*Dataset records:*
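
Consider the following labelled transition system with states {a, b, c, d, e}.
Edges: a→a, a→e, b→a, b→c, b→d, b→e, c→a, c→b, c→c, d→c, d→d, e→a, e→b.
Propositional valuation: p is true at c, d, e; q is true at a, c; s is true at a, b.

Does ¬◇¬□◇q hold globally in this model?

Yes

Let φ = ¬◇¬□◇q. Evaluate φ at each world:
  a (successors {a, e}): φ is true.
  b (successors {a, c, d, e}): φ is true.
  c (successors {a, b, c}): φ is true.
  d (successors {c, d}): φ is true.
  e (successors {a, b}): φ is true.
For instance, at b:
  At b: ◇¬□◇q is false, so ¬◇¬□◇q is true.
    At b: ◇¬□◇q requires ¬□◇q at some successor in {a, c, d, e}.
      At a: ¬□◇q is false.
      At c: ¬□◇q is false.
      At d: ¬□◇q is false.
      At e: ¬□◇q is false.
    So ◇¬□◇q is false at b.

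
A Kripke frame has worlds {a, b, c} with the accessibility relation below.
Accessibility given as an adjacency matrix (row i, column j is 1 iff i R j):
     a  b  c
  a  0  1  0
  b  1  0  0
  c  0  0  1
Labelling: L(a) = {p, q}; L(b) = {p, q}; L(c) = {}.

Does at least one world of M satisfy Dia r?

Let φ = Dia r. Evaluate φ at each world:
  a (successors {b}): φ is false.
  b (successors {a}): φ is false.
  c (successors {c}): φ is false.
For instance, at c:
  At c: Dia r requires r at some successor in {c}.
    At c: r is false.
  So Dia r is false at c.

No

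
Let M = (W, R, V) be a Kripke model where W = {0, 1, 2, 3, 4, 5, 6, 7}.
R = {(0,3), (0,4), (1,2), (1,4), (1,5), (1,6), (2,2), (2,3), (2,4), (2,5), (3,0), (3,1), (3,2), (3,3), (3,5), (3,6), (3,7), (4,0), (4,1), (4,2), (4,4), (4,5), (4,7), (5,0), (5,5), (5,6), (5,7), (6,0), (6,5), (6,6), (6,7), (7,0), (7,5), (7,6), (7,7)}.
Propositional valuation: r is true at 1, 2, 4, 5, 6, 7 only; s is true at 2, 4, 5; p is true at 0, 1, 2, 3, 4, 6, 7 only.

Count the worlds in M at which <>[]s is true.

Let φ = <>[]s. Evaluate φ at each world:
  0 (successors {3, 4}): φ is false.
  1 (successors {2, 4, 5, 6}): φ is false.
  2 (successors {2, 3, 4, 5}): φ is false.
  3 (successors {0, 1, 2, 3, 5, 6, 7}): φ is false.
  4 (successors {0, 1, 2, 4, 5, 7}): φ is false.
  5 (successors {0, 5, 6, 7}): φ is false.
  6 (successors {0, 5, 6, 7}): φ is false.
  7 (successors {0, 5, 6, 7}): φ is false.
For instance, at 5:
  At 5: <>[]s requires []s at some successor in {0, 5, 6, 7}.
    At 0: []s is false.
    At 5: []s is false.
    At 6: []s is false.
    At 7: []s is false.
  So <>[]s is false at 5.
Satisfying worlds: none.

0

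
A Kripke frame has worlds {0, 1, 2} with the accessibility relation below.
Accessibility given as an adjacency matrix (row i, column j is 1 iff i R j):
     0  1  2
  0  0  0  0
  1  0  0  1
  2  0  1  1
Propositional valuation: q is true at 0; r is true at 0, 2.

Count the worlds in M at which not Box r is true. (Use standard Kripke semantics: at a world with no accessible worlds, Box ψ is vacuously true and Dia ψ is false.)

Recall that Box ψ holds at a world iff ψ holds at every accessible world, and Dia ψ holds iff ψ holds at some accessible world.
Let φ = not Box r. Evaluate φ at each world:
  0 (successors ∅): φ is false.
  1 (successors {2}): φ is false.
  2 (successors {1, 2}): φ is true.
For instance, at 2:
  At 2: Box r is false, so not Box r is true.
    At 2: Box r requires r at every successor {1, 2}.
      r fails at 1, so Box r is false at 2.
Satisfying worlds: {2}

1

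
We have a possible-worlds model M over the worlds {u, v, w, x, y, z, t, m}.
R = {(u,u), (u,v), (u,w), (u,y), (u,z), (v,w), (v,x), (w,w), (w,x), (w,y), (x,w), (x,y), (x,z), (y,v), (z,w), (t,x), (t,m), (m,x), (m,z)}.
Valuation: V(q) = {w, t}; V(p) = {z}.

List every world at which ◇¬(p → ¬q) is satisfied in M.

none

Let φ = ◇¬(p → ¬q). Evaluate φ at each world:
  u (successors {u, v, w, y, z}): φ is false.
  v (successors {w, x}): φ is false.
  w (successors {w, x, y}): φ is false.
  x (successors {w, y, z}): φ is false.
  y (successors {v}): φ is false.
  z (successors {w}): φ is false.
  t (successors {x, m}): φ is false.
  m (successors {x, z}): φ is false.
For instance, at m:
  At m: ◇¬(p → ¬q) requires ¬(p → ¬q) at some successor in {x, z}.
    At x: ¬(p → ¬q) is false.
    At z: ¬(p → ¬q) is false.
  So ◇¬(p → ¬q) is false at m.
Satisfying worlds: none.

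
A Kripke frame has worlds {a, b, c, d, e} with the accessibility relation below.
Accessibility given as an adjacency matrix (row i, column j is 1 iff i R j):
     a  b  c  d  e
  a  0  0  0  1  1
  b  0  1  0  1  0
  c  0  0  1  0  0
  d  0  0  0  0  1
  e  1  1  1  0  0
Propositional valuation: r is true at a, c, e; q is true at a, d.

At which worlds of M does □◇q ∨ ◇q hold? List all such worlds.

a, b, d, e

Let φ = □◇q ∨ ◇q. Evaluate φ at each world:
  a (successors {d, e}): φ is true.
  b (successors {b, d}): φ is true.
  c (successors {c}): φ is false.
  d (successors {e}): φ is true.
  e (successors {a, b, c}): φ is true.
For instance, at e:
  At e: □◇q is false, ◇q is true, so □◇q ∨ ◇q is true.
    At e: □◇q requires ◇q at every successor {a, b, c}.
      ◇q fails at c, so □◇q is false at e.
    At e: ◇q requires q at some successor in {a, b, c}.
      q holds at a, so ◇q is true at e.
Satisfying worlds: {a, b, d, e}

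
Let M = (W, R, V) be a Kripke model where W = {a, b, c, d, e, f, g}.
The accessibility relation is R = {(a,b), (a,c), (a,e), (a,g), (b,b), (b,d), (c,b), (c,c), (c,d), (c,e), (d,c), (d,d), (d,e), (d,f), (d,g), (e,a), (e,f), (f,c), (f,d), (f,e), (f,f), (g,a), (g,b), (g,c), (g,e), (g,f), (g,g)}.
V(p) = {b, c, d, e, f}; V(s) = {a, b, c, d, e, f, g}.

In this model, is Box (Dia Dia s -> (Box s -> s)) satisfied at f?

Yes

At f: Box (Dia Dia s -> (Box s -> s)) requires Dia Dia s -> (Box s -> s) at every successor {c, d, e, f}.
  At c: Dia Dia s -> (Box s -> s) is true.
  At d: Dia Dia s -> (Box s -> s) is true.
  At e: Dia Dia s -> (Box s -> s) is true.
  At f: Dia Dia s -> (Box s -> s) is true.
So Box (Dia Dia s -> (Box s -> s)) is true at f.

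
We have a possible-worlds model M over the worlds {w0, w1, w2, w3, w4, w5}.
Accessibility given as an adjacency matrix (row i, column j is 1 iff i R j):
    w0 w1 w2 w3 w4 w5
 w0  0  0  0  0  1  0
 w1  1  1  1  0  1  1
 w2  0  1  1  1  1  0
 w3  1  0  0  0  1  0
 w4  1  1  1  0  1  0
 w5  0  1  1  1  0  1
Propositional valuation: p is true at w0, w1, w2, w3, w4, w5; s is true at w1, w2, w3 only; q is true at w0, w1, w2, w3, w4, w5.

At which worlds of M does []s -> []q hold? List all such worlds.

w0, w1, w2, w3, w4, w5

Let φ = []s -> []q. Evaluate φ at each world:
  w0 (successors {w4}): φ is true.
  w1 (successors {w0, w1, w2, w4, w5}): φ is true.
  w2 (successors {w1, w2, w3, w4}): φ is true.
  w3 (successors {w0, w4}): φ is true.
  w4 (successors {w0, w1, w2, w4}): φ is true.
  w5 (successors {w1, w2, w3, w5}): φ is true.
For instance, at w1:
  At w1: []s is false, []q is true, so []s -> []q is true.
    At w1: []s requires s at every successor {w0, w1, w2, w4, w5}.
      s fails at w0, so []s is false at w1.
    At w1: []q requires q at every successor {w0, w1, w2, w4, w5}.
      At w0: q is true.
      At w1: q is true.
      At w2: q is true.
      At w4: q is true.
      At w5: q is true.
    So []q is true at w1.
Satisfying worlds: {w0, w1, w2, w3, w4, w5}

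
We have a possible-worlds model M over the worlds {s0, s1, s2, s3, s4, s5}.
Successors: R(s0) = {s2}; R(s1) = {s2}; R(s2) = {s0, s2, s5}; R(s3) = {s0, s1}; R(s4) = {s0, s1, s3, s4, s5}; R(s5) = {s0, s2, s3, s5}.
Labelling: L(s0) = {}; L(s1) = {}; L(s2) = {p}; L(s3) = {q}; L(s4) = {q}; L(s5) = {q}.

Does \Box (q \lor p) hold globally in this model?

Recall that \Box ψ holds at a world iff ψ holds at every accessible world, and \Diamond ψ holds iff ψ holds at some accessible world.
Let φ = \Box (q \lor p). Evaluate φ at each world:
  s0 (successors {s2}): φ is true.
  s1 (successors {s2}): φ is true.
  s2 (successors {s0, s2, s5}): φ is false.
  s3 (successors {s0, s1}): φ is false.
  s4 (successors {s0, s1, s3, s4, s5}): φ is false.
  s5 (successors {s0, s2, s3, s5}): φ is false.
Detail at s2 (counterexample):
  At s2: \Box (q \lor p) requires q \lor p at every successor {s0, s2, s5}.
    q \lor p fails at s0, so \Box (q \lor p) is false at s2.

No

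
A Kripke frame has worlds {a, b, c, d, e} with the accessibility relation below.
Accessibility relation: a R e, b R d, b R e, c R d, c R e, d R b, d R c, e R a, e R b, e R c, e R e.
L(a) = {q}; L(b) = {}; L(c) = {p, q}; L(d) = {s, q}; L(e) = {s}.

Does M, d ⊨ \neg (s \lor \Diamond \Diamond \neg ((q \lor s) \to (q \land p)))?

No

At d: s \lor \Diamond \Diamond \neg ((q \lor s) \to (q \land p)) is true, so \neg (s \lor \Diamond \Diamond \neg ((q \lor s) \to (q \land p))) is false.
  At d: s is true, \Diamond \Diamond \neg ((q \lor s) \to (q \land p)) is true, so s \lor \Diamond \Diamond \neg ((q \lor s) \to (q \land p)) is true.
    At d: \Diamond \Diamond \neg ((q \lor s) \to (q \land p)) requires \Diamond \neg ((q \lor s) \to (q \land p)) at some successor in {b, c}.
      \Diamond \neg ((q \lor s) \to (q \land p)) holds at b, so \Diamond \Diamond \neg ((q \lor s) \to (q \land p)) is true at d.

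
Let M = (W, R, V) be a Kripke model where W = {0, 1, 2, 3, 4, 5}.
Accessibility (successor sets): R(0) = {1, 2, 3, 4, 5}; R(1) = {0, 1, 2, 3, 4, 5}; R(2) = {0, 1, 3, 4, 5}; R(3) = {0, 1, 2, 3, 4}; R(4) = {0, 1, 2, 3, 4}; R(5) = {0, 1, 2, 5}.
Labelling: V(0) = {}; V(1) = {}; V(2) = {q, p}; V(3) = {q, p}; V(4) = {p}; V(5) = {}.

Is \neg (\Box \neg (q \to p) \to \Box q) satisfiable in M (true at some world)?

Let φ = \neg (\Box \neg (q \to p) \to \Box q). Evaluate φ at each world:
  0 (successors {1, 2, 3, 4, 5}): φ is false.
  1 (successors {0, 1, 2, 3, 4, 5}): φ is false.
  2 (successors {0, 1, 3, 4, 5}): φ is false.
  3 (successors {0, 1, 2, 3, 4}): φ is false.
  4 (successors {0, 1, 2, 3, 4}): φ is false.
  5 (successors {0, 1, 2, 5}): φ is false.
For instance, at 0:
  At 0: \Box \neg (q \to p) \to \Box q is true, so \neg (\Box \neg (q \to p) \to \Box q) is false.
    At 0: \Box \neg (q \to p) is false, \Box q is false, so \Box \neg (q \to p) \to \Box q is true.
      At 0: \Box \neg (q \to p) requires \neg (q \to p) at every successor {1, 2, 3, 4, 5}.
        \neg (q \to p) fails at 1, so \Box \neg (q \to p) is false at 0.
      At 0: \Box q requires q at every successor {1, 2, 3, 4, 5}.
        q fails at 1, so \Box q is false at 0.

No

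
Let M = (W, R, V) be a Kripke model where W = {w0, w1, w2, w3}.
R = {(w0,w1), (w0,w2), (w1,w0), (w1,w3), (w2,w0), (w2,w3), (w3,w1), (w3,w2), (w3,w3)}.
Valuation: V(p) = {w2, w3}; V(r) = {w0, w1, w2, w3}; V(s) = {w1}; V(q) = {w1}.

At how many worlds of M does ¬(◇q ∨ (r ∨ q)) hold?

0

Let φ = ¬(◇q ∨ (r ∨ q)). Evaluate φ at each world:
  w0 (successors {w1, w2}): φ is false.
  w1 (successors {w0, w3}): φ is false.
  w2 (successors {w0, w3}): φ is false.
  w3 (successors {w1, w2, w3}): φ is false.
For instance, at w0:
  At w0: ◇q ∨ (r ∨ q) is true, so ¬(◇q ∨ (r ∨ q)) is false.
    At w0: ◇q is true, r ∨ q is true, so ◇q ∨ (r ∨ q) is true.
      At w0: ◇q requires q at some successor in {w1, w2}.
        q holds at w1, so ◇q is true at w0.
Satisfying worlds: none.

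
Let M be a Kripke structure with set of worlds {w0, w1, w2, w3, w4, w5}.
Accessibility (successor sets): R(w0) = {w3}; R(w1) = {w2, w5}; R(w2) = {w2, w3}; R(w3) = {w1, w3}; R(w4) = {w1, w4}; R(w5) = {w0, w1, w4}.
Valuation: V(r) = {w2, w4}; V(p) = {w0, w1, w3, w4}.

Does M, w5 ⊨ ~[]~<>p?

Yes

Recall that []ψ holds at a world iff ψ holds at every accessible world, and <>ψ holds iff ψ holds at some accessible world.
At w5: []~<>p is false, so ~[]~<>p is true.
  At w5: []~<>p requires ~<>p at every successor {w0, w1, w4}.
    ~<>p fails at w0, so []~<>p is false at w5.
      At w0: <>p is true, so ~<>p is false.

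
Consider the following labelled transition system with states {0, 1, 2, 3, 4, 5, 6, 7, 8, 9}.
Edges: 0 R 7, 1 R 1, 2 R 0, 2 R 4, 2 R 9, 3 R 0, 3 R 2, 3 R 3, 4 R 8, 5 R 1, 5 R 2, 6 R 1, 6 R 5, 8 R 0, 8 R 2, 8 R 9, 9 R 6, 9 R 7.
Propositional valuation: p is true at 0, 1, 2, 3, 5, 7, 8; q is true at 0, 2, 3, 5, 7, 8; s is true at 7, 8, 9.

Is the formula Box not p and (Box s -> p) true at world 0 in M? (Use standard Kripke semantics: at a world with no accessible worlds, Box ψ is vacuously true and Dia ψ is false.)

At 0: Box not p is false, Box s -> p is true, so Box not p and (Box s -> p) is false.
  At 0: Box not p requires not p at every successor {7}.
    not p fails at 7, so Box not p is false at 0.
  At 0: Box s is true, p is true, so Box s -> p is true.
    At 0: Box s requires s at every successor {7}.
      At 7: s is true.
    So Box s is true at 0.

No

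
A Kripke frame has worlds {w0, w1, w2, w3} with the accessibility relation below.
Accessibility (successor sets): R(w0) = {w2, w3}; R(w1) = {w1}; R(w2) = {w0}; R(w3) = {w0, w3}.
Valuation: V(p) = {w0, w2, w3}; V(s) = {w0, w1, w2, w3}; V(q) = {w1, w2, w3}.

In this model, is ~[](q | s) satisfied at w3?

No

At w3: [](q | s) is true, so ~[](q | s) is false.
  At w3: [](q | s) requires q | s at every successor {w0, w3}.
    At w0: q | s is true.
    At w3: q | s is true.
  So [](q | s) is true at w3.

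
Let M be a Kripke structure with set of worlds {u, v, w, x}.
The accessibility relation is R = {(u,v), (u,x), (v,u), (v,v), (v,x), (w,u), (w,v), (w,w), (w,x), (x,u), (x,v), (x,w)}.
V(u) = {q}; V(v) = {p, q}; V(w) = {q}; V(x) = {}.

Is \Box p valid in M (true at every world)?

No

Let φ = \Box p. Evaluate φ at each world:
  u (successors {v, x}): φ is false.
  v (successors {u, v, x}): φ is false.
  w (successors {u, v, w, x}): φ is false.
  x (successors {u, v, w}): φ is false.
Detail at u (counterexample):
  At u: \Box p requires p at every successor {v, x}.
    p fails at x, so \Box p is false at u.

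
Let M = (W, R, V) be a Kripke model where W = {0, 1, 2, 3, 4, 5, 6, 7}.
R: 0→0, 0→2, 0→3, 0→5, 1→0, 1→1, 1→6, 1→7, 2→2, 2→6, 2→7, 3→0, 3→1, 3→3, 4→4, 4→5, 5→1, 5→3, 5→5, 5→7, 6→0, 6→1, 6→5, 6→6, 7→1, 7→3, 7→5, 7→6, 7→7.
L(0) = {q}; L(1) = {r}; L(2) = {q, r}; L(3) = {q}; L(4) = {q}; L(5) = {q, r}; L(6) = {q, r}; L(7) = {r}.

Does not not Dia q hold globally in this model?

Recall that Dia ψ holds at a world iff ψ holds at some accessible world.
Let φ = not not Dia q. Evaluate φ at each world:
  0 (successors {0, 2, 3, 5}): φ is true.
  1 (successors {0, 1, 6, 7}): φ is true.
  2 (successors {2, 6, 7}): φ is true.
  3 (successors {0, 1, 3}): φ is true.
  4 (successors {4, 5}): φ is true.
  5 (successors {1, 3, 5, 7}): φ is true.
  6 (successors {0, 1, 5, 6}): φ is true.
  7 (successors {1, 3, 5, 6, 7}): φ is true.
For instance, at 7:
  At 7: not Dia q is false, so not not Dia q is true.
    At 7: Dia q is true, so not Dia q is false.
      At 7: Dia q requires q at some successor in {1, 3, 5, 6, 7}.
        q holds at 3, so Dia q is true at 7.

Yes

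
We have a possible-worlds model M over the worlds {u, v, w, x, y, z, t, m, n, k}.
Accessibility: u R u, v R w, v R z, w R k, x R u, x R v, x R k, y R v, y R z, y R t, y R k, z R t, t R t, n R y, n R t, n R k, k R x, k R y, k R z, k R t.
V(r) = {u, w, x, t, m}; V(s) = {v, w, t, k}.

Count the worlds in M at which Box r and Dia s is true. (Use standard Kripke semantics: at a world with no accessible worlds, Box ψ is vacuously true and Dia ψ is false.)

Let φ = Box r and Dia s. Evaluate φ at each world:
  u (successors {u}): φ is false.
  v (successors {w, z}): φ is false.
  w (successors {k}): φ is false.
  x (successors {u, v, k}): φ is false.
  y (successors {v, z, t, k}): φ is false.
  z (successors {t}): φ is true.
  t (successors {t}): φ is true.
  m (successors ∅): φ is false.
  n (successors {y, t, k}): φ is false.
  k (successors {x, y, z, t}): φ is false.
For instance, at n:
  At n: Box r is false, Dia s is true, so Box r and Dia s is false.
    At n: Box r requires r at every successor {y, t, k}.
      r fails at y, so Box r is false at n.
    At n: Dia s requires s at some successor in {y, t, k}.
      s holds at t, so Dia s is true at n.
Satisfying worlds: {z, t}

2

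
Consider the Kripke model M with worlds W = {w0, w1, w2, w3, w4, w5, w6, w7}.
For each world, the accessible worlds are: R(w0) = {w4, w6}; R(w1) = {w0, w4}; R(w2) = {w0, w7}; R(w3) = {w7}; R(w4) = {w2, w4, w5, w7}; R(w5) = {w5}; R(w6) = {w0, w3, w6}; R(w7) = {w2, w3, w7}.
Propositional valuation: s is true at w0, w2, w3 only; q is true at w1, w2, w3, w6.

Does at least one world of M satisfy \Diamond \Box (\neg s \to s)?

No

Recall that \Box ψ holds at a world iff ψ holds at every accessible world, and \Diamond ψ holds iff ψ holds at some accessible world.
Let φ = \Diamond \Box (\neg s \to s). Evaluate φ at each world:
  w0 (successors {w4, w6}): φ is false.
  w1 (successors {w0, w4}): φ is false.
  w2 (successors {w0, w7}): φ is false.
  w3 (successors {w7}): φ is false.
  w4 (successors {w2, w4, w5, w7}): φ is false.
  w5 (successors {w5}): φ is false.
  w6 (successors {w0, w3, w6}): φ is false.
  w7 (successors {w2, w3, w7}): φ is false.
For instance, at w2:
  At w2: \Diamond \Box (\neg s \to s) requires \Box (\neg s \to s) at some successor in {w0, w7}.
    At w0: \Box (\neg s \to s) is false.
    At w7: \Box (\neg s \to s) is false.
  So \Diamond \Box (\neg s \to s) is false at w2.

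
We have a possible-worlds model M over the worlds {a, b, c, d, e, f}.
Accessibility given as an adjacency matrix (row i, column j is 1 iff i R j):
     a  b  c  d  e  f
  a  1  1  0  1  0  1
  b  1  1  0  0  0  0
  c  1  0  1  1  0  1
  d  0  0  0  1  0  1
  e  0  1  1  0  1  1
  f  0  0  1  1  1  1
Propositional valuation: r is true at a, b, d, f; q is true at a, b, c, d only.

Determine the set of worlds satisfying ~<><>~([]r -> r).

Let φ = ~<><>~([]r -> r). Evaluate φ at each world:
  a (successors {a, b, d, f}): φ is true.
  b (successors {a, b}): φ is true.
  c (successors {a, c, d, f}): φ is true.
  d (successors {d, f}): φ is true.
  e (successors {b, c, e, f}): φ is true.
  f (successors {c, d, e, f}): φ is true.
For instance, at e:
  At e: <><>~([]r -> r) is false, so ~<><>~([]r -> r) is true.
    At e: <><>~([]r -> r) requires <>~([]r -> r) at some successor in {b, c, e, f}.
      At b: <>~([]r -> r) is false.
      At c: <>~([]r -> r) is false.
      At e: <>~([]r -> r) is false.
      At f: <>~([]r -> r) is false.
    So <><>~([]r -> r) is false at e.
Satisfying worlds: {a, b, c, d, e, f}

a, b, c, d, e, f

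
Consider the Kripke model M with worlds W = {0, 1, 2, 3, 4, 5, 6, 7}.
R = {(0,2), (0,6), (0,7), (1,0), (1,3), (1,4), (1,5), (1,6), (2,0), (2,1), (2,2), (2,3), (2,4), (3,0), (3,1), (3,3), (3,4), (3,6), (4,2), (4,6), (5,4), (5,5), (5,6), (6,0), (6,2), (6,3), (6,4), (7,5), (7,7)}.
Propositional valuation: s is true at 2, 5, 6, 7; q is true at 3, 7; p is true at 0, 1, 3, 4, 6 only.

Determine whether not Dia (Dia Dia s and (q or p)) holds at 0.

At 0: Dia (Dia Dia s and (q or p)) is true, so not Dia (Dia Dia s and (q or p)) is false.
  At 0: Dia (Dia Dia s and (q or p)) requires Dia Dia s and (q or p) at some successor in {2, 6, 7}.
    Dia Dia s and (q or p) holds at 6, so Dia (Dia Dia s and (q or p)) is true at 0.
      At 6: Dia Dia s is true, q or p is true, so Dia Dia s and (q or p) is true.

No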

*What you need to do:*
Please determine how many lines of the records above include the word "system", replying with a number alone.

*Exercise result:*
2